━━━━━ MATERIAL TO PROCESS ━━━━━
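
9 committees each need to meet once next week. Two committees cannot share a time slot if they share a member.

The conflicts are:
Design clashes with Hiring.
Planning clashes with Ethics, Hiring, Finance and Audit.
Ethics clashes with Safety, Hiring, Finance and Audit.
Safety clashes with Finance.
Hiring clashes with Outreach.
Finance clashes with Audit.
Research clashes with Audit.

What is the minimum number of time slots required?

Planning, Ethics, Finance, Audit are mutually in conflict, so at least 4 time slots are needed.
A valid assignment using 4 time slots: Design=1, Planning=2, Ethics=1, Safety=2, Hiring=3, Finance=4, Research=1, Audit=3, Outreach=1. No two conflicting committees share a time slot.

4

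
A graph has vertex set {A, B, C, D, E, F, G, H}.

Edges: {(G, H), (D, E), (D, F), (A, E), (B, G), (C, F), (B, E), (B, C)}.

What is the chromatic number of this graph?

The cycle E-D-F-C-B-E has odd length 5, so it cannot be 2-colored; at least 3 colors are needed.
3 colors suffice: color 1 → {E, F, G}; color 2 → {A, B, D, H}; color 3 → {C}. Every edge joins two different colors.

3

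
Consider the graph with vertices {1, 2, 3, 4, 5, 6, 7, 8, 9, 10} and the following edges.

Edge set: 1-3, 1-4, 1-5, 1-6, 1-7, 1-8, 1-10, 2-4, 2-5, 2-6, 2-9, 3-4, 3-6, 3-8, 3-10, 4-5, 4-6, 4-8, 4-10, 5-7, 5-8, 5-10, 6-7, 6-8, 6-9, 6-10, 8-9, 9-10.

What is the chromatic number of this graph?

1, 3, 4, 6, 8 are mutually adjacent (a clique of size 5), so at least 5 colors are needed.
5 colors suffice: color red → {5, 6}; color blue → {1, 2}; color green → {4, 7, 9}; color yellow → {8, 10}; color purple → {3}. Each edge has distinct colors on its endpoints.

5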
━━━━━
• _WORK INSTRUCTION_: Copy word for word the stretch of entries above from the line that has "Finance clashes with Audit." through the line that has "Research clashes with Audit.", both ends included, and nothing outside it.

• _YOUR RESPONSE_:
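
Finance clashes with Audit.
Research clashes with Audit.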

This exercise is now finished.